## Given information
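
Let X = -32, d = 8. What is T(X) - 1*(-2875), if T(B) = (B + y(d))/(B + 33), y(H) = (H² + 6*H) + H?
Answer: 2963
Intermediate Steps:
y(H) = H² + 7*H
T(B) = (120 + B)/(33 + B) (T(B) = (B + 8*(7 + 8))/(B + 33) = (B + 8*15)/(33 + B) = (B + 120)/(33 + B) = (120 + B)/(33 + B))
T(X) - 1*(-2875) = (120 - 32)/(33 - 32) - 1*(-2875) = 88/1 + 2875 = 1*88 + 2875 = 88 + 2875 = 2963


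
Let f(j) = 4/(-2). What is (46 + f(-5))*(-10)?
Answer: -440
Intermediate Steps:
f(j) = -2 (f(j) = 4*(-1/2) = -2)
(46 + f(-5))*(-10) = (46 - 2)*(-10) = 44*(-10) = -440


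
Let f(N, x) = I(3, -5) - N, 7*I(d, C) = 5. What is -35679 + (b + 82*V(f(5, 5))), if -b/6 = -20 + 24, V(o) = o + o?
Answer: -254841/7 ≈ -36406.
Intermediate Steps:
I(d, C) = 5/7 (I(d, C) = (1/7)*5 = 5/7)
f(N, x) = 5/7 - N
V(o) = 2*o
b = -24 (b = -6*(-20 + 24) = -6*4 = -24)
-35679 + (b + 82*V(f(5, 5))) = -35679 + (-24 + 82*(2*(5/7 - 1*5))) = -35679 + (-24 + 82*(2*(5/7 - 5))) = -35679 + (-24 + 82*(2*(-30/7))) = -35679 + (-24 + 82*(-60/7)) = -35679 + (-24 - 4920/7) = -35679 - 5088/7 = -254841/7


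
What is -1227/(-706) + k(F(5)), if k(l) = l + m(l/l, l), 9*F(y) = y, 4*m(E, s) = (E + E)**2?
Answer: 20927/6354 ≈ 3.2935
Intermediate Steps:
m(E, s) = E**2 (m(E, s) = (E + E)**2/4 = (2*E)**2/4 = (4*E**2)/4 = E**2)
F(y) = y/9
k(l) = 1 + l (k(l) = l + (l/l)**2 = l + 1**2 = l + 1 = 1 + l)
-1227/(-706) + k(F(5)) = -1227/(-706) + (1 + (1/9)*5) = -1227*(-1/706) + (1 + 5/9) = 1227/706 + 14/9 = 20927/6354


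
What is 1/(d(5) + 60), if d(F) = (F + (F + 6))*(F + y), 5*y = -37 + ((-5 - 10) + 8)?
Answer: -5/4 ≈ -1.2500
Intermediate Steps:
y = -44/5 (y = (-37 + ((-5 - 10) + 8))/5 = (-37 + (-15 + 8))/5 = (-37 - 7)/5 = (1/5)*(-44) = -44/5 ≈ -8.8000)
d(F) = (6 + 2*F)*(-44/5 + F) (d(F) = (F + (F + 6))*(F - 44/5) = (F + (6 + F))*(-44/5 + F) = (6 + 2*F)*(-44/5 + F))
1/(d(5) + 60) = 1/((-264/5 + 2*5**2 - 58/5*5) + 60) = 1/((-264/5 + 2*25 - 58) + 60) = 1/((-264/5 + 50 - 58) + 60) = 1/(-304/5 + 60) = 1/(-4/5) = -5/4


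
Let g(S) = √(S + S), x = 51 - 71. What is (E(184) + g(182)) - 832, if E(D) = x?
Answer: -852 + 2*√91 ≈ -832.92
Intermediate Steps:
x = -20
g(S) = √2*√S (g(S) = √(2*S) = √2*√S)
E(D) = -20
(E(184) + g(182)) - 832 = (-20 + √2*√182) - 832 = (-20 + 2*√91) - 832 = -852 + 2*√91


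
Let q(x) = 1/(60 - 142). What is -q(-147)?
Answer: 1/82 ≈ 0.012195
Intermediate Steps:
q(x) = -1/82 (q(x) = 1/(-82) = -1/82)
-q(-147) = -1*(-1/82) = 1/82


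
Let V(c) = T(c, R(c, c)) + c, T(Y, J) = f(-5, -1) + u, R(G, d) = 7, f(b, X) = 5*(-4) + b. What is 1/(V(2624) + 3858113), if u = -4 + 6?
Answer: 1/3860714 ≈ 2.5902e-7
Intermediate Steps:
u = 2
f(b, X) = -20 + b
T(Y, J) = -23 (T(Y, J) = (-20 - 5) + 2 = -25 + 2 = -23)
V(c) = -23 + c
1/(V(2624) + 3858113) = 1/((-23 + 2624) + 3858113) = 1/(2601 + 3858113) = 1/3860714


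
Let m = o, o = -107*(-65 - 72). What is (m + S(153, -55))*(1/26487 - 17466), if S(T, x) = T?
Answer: -6852356190092/26487 ≈ -2.5871e+8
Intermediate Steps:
o = 14659 (o = -107*(-137) = 14659)
m = 14659
(m + S(153, -55))*(1/26487 - 17466) = (14659 + 153)*(1/26487 - 17466) = 14812*(1/26487 - 17466) = 14812*(-462621941/26487) = -6852356190092/26487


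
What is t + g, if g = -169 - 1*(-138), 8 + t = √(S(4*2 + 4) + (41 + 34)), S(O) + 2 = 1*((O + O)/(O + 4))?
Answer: -39 + √298/2 ≈ -30.369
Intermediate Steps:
S(O) = -2 + 2*O/(4 + O) (S(O) = -2 + 1*((O + O)/(O + 4)) = -2 + 1*((2*O)/(4 + O)) = -2 + 1*(2*O/(4 + O)) = -2 + 2*O/(4 + O))
t = -8 + √298/2 (t = -8 + √(-8/(4 + (4*2 + 4)) + (41 + 34)) = -8 + √(-8/(4 + (8 + 4)) + 75) = -8 + √(-8/(4 + 12) + 75) = -8 + √(-8/16 + 75) = -8 + √(-8*1/16 + 75) = -8 + √(-½ + 75) = -8 + √(149/2) = -8 + √298/2 ≈ 0.63134)
g = -31 (g = -169 + 138 = -31)
t + g = (-8 + √298/2) - 31 = -39 + √298/2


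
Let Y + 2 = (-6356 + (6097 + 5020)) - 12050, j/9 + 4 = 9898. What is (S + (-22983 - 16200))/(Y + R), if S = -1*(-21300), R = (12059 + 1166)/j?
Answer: 1592409618/649221161 ≈ 2.4528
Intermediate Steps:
j = 89046 (j = -36 + 9*9898 = -36 + 89082 = 89046)
Y = -7291 (Y = -2 + ((-6356 + (6097 + 5020)) - 12050) = -2 + ((-6356 + 11117) - 12050) = -2 + (4761 - 12050) = -2 - 7289 = -7291)
R = 13225/89046 (R = (12059 + 1166)/89046 = 13225*(1/89046) = 13225/89046 ≈ 0.14852)
S = 21300
(S + (-22983 - 16200))/(Y + R) = (21300 + (-22983 - 16200))/(-7291 + 13225/89046) = (21300 - 39183)/(-649221161/89046) = -17883*(-89046/649221161) = 1592409618/649221161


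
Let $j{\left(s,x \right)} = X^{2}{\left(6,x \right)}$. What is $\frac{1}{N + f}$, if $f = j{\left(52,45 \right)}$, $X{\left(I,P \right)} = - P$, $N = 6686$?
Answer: $\frac{1}{8711} \approx 0.0001148$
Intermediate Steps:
$j{\left(s,x \right)} = x^{2}$ ($j{\left(s,x \right)} = \left(- x\right)^{2} = x^{2}$)
$f = 2025$ ($f = 45^{2} = 2025$)
$\frac{1}{N + f} = \frac{1}{6686 + 2025} = \frac{1}{8711}$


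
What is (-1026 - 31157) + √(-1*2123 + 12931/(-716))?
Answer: -32183 + 13*I*√1623709/358 ≈ -32183.0 + 46.272*I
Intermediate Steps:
(-1026 - 31157) + √(-1*2123 + 12931/(-716)) = -32183 + √(-2123 + 12931*(-1/716)) = -32183 + √(-2123 - 12931/716) = -32183 + √(-1532999/716) = -32183 + 13*I*√1623709/358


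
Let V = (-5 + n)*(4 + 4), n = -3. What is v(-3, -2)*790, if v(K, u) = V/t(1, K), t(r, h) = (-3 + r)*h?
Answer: -25280/3 ≈ -8426.7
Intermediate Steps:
t(r, h) = h*(-3 + r)
V = -64 (V = (-5 - 3)*(4 + 4) = -8*8 = -64)
v(K, u) = 32/K (v(K, u) = -64*1/(K*(-3 + 1)) = -64*(-1/(2*K)) = -(-32)/K = 32/K)
v(-3, -2)*790 = (32/(-3))*790 = (32*(-⅓))*790 = -32/3*790 = -25280/3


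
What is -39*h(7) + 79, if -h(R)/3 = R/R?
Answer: 196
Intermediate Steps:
h(R) = -3 (h(R) = -3*R/R = -3*1 = -3)
-39*h(7) + 79 = -39*(-3) + 79 = 117 + 79 = 196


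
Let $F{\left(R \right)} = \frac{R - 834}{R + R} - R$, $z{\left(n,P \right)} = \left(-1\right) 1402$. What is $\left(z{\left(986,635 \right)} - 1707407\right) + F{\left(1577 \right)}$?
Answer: $- \frac{5394556701}{3154} \approx -1.7104 \cdot 10^{6}$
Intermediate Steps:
$z{\left(n,P \right)} = -1402$
$F{\left(R \right)} = - R + \frac{-834 + R}{2 R}$ ($F{\left(R \right)} = \frac{-834 + R}{2 R} - R = - R + \frac{-834 + R}{2 R}$)
$\left(z{\left(986,635 \right)} - 1707407\right) + F{\left(1577 \right)} = \left(-1402 - 1707407\right) - \left(\frac{3153}{2} + \frac{417}{1577}\right) = -1708809 - \frac{4973115}{3154} = - \frac{5394556701}{3154}$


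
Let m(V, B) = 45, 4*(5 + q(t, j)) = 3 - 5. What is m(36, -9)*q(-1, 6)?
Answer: -495/2 ≈ -247.50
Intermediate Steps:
q(t, j) = -11/2 (q(t, j) = -5 + (3 - 5)/4 = -5 + (¼)*(-2) = -5 - ½ = -11/2)
m(36, -9)*q(-1, 6) = 45*(-11/2) = -495/2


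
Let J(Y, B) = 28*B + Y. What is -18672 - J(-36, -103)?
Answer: -15752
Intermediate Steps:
J(Y, B) = Y + 28*B
-18672 - J(-36, -103) = -18672 - (-36 + 28*(-103)) = -18672 - (-36 - 2884) = -18672 - 1*(-2920) = -18672 + 2920 = -15752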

## Task
Above are records; repeat only the lines starting at the line with "Answer: -32183 +" and ending at the line with "Answer: 196", exactly as they appear, both included.

## Solution
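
Answer: -32183 + 13*I*√1623709/358 ≈ -32183.0 + 46.272*I
Intermediate Steps:
(-1026 - 31157) + √(-1*2123 + 12931/(-716)) = -32183 + √(-2123 + 12931*(-1/716)) = -32183 + √(-2123 - 12931/716) = -32183 + √(-1532999/716) = -32183 + 13*I*√1623709/358


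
Let V = (-5 + n)*(4 + 4), n = -3. What is v(-3, -2)*790, if v(K, u) = V/t(1, K), t(r, h) = (-3 + r)*h?
Answer: -25280/3 ≈ -8426.7
Intermediate Steps:
t(r, h) = h*(-3 + r)
V = -64 (V = (-5 - 3)*(4 + 4) = -8*8 = -64)
v(K, u) = 32/K (v(K, u) = -64*1/(K*(-3 + 1)) = -64*(-1/(2*K)) = -(-32)/K = 32/K)
v(-3, -2)*790 = (32/(-3))*790 = (32*(-⅓))*790 = -32/3*790 = -25280/3


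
What is -39*h(7) + 79, if -h(R)/3 = R/R?
Answer: 196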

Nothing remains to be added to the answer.